### Extracted records
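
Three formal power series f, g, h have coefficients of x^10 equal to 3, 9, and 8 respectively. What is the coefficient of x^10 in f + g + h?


Series addition is componentwise:
3 + 9 + 8
= 20

20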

### About this exercise
All of the material above should be repeated word for word.

### Exercise solution
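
Three formal power series f, g, h have coefficients of x^10 equal to 3, 9, and 8 respectively. What is the coefficient of x^10 in f + g + h?


Series addition is componentwise:
3 + 9 + 8
= 20

20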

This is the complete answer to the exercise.